→ RECORDED DATA
Content starts

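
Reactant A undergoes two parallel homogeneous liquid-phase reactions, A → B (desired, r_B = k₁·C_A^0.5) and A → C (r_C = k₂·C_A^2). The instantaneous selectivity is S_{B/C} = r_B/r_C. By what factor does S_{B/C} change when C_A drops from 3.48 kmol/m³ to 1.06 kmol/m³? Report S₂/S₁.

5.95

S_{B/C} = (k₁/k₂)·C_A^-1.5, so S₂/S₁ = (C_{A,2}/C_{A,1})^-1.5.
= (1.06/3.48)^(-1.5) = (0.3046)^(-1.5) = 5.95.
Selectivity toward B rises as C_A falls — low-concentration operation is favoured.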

Content ends

The records above are to be given again in full, exactly.

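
Reactant A undergoes two parallel homogeneous liquid-phase reactions, A → B (desired, r_B = k₁·C_A^0.5) and A → C (r_C = k₂·C_A^2). The instantaneous selectivity is S_{B/C} = r_B/r_C. By what factor does S_{B/C} change when C_A drops from 3.48 kmol/m³ to 1.06 kmol/m³? Report S₂/S₁.

5.95

S_{B/C} = (k₁/k₂)·C_A^-1.5, so S₂/S₁ = (C_{A,2}/C_{A,1})^-1.5.
= (1.06/3.48)^(-1.5) = (0.3046)^(-1.5) = 5.95.
Selectivity toward B rises as C_A falls — low-concentration operation is favoured.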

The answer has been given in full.